Collected data entries:
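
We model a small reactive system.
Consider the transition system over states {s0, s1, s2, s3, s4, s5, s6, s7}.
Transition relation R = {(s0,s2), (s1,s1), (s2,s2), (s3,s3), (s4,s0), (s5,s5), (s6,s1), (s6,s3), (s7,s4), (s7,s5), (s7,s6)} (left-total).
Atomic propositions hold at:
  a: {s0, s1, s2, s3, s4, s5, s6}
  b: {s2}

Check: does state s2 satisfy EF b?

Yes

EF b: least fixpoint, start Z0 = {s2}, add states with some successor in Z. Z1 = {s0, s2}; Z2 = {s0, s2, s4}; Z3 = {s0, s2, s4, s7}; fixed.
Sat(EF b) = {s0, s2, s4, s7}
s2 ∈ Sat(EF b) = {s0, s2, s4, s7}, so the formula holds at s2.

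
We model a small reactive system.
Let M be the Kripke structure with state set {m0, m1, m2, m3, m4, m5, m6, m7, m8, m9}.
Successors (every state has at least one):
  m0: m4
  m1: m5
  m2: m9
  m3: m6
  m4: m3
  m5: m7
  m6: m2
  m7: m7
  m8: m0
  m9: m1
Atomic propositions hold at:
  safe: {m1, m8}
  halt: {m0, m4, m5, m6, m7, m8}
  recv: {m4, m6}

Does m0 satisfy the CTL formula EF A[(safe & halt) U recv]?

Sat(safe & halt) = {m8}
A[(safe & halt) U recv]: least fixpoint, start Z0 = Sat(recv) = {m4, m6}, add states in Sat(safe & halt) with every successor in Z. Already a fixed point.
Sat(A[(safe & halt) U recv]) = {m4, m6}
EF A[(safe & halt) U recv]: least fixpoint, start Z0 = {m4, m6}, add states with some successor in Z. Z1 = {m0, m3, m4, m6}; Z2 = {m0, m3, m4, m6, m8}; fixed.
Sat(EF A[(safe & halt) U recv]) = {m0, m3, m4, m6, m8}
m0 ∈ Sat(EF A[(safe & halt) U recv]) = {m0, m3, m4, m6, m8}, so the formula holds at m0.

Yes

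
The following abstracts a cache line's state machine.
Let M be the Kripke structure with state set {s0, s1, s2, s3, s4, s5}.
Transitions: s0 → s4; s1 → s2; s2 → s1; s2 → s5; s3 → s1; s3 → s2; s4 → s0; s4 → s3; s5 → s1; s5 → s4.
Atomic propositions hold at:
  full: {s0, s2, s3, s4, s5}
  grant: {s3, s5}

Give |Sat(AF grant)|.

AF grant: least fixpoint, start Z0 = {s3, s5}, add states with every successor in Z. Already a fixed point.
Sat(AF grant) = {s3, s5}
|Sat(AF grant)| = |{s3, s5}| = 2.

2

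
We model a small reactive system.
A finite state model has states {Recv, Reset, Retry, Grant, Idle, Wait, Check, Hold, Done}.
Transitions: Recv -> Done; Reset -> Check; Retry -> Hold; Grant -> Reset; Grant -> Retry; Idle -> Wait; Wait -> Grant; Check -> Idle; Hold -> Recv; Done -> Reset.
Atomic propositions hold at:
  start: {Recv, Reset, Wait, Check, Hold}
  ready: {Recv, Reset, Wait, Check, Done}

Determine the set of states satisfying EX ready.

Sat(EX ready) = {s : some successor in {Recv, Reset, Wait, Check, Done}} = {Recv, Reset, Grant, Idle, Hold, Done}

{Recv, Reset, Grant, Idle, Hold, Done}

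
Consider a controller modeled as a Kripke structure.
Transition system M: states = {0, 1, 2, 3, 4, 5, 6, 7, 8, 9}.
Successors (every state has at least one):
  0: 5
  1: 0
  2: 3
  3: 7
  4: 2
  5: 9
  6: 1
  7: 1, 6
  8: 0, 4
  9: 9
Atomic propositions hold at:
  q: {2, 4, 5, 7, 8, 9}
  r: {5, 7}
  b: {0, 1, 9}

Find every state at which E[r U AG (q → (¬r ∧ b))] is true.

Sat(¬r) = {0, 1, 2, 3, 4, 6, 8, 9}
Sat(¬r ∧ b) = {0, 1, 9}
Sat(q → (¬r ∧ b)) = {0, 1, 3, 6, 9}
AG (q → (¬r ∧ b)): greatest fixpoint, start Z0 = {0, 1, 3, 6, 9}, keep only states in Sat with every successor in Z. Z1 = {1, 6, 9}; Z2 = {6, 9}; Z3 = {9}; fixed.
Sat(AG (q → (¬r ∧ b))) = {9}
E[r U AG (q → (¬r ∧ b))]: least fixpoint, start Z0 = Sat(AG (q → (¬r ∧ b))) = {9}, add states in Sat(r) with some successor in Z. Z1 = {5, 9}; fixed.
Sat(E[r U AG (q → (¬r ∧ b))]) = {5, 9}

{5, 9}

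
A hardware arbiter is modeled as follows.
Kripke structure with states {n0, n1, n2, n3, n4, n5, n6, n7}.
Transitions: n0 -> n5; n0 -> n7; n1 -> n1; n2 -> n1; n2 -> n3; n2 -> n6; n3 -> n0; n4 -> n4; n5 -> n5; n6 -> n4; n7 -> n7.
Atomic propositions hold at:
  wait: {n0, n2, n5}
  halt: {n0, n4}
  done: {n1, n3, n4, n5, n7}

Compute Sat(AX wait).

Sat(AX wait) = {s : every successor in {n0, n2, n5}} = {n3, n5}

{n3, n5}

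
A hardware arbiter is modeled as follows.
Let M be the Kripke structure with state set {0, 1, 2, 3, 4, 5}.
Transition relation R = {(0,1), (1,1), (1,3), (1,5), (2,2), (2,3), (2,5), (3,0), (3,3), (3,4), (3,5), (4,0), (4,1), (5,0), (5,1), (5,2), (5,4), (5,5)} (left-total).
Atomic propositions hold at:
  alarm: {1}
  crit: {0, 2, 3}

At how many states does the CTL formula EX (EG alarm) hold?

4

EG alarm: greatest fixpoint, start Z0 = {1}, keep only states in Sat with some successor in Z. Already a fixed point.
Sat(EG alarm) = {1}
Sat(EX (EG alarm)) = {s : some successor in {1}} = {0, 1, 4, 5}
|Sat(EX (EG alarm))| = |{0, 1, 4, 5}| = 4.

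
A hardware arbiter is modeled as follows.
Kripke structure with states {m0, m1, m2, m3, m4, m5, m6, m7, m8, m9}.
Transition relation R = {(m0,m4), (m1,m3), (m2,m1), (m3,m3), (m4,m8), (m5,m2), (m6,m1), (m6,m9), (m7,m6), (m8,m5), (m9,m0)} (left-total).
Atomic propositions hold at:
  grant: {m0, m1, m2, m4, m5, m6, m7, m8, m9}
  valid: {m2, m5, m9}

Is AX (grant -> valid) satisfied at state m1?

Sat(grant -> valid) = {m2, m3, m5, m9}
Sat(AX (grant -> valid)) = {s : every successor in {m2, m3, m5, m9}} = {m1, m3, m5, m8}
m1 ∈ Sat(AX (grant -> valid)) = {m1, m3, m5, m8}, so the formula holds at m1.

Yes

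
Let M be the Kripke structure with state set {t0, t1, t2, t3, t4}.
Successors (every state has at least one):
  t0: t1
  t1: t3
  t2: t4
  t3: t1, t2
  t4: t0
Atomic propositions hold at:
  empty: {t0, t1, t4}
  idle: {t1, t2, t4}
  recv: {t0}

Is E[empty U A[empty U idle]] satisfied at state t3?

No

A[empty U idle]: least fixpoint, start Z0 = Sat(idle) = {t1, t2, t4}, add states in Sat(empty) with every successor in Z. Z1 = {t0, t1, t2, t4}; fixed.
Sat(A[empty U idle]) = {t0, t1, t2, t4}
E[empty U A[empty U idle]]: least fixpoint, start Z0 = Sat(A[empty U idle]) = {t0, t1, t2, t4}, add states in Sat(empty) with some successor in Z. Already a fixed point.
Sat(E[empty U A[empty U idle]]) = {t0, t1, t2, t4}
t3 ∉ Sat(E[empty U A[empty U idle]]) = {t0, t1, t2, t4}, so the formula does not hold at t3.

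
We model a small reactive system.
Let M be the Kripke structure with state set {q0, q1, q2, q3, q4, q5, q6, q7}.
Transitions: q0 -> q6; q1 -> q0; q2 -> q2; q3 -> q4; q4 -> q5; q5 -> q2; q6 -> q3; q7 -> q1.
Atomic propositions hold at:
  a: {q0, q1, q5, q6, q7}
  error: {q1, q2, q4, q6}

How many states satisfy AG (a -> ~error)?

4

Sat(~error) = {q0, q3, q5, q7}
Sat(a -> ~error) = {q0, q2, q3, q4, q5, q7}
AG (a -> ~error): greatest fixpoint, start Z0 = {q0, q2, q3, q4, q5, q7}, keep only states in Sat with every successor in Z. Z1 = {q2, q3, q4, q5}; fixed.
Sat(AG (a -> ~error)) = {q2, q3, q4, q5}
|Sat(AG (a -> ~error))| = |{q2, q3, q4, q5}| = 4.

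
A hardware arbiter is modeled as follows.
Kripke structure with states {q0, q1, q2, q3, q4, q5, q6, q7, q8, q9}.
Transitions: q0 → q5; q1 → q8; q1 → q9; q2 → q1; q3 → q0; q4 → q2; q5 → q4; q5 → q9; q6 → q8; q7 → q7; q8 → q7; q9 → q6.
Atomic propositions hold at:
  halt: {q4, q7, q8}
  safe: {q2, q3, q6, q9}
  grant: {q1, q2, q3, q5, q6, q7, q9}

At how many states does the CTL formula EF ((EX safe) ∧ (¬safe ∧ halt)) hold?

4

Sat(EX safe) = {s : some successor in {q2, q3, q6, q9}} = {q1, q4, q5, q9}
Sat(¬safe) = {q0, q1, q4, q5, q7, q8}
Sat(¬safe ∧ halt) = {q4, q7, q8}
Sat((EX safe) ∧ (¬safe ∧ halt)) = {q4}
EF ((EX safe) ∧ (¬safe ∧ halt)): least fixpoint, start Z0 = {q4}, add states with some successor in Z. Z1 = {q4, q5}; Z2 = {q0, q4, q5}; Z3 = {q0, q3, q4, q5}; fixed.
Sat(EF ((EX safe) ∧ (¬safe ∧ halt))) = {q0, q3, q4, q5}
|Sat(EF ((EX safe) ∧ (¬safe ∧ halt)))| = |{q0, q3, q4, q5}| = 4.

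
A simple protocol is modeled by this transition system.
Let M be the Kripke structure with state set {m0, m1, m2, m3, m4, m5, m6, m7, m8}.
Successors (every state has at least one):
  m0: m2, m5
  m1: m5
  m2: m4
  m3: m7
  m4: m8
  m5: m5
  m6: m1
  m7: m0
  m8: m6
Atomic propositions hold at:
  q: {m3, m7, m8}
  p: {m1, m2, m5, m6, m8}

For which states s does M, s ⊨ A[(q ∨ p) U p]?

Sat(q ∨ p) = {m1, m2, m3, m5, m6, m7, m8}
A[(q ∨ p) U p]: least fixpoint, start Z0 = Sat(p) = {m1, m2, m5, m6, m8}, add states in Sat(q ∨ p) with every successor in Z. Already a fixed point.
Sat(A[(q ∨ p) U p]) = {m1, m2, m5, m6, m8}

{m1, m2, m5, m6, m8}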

• **EXERCISE INSTRUCTIONS**
Your reply should consist solely of the number of lines above that contain the word "total".

• **RESULT OF THE EXERCISE**
3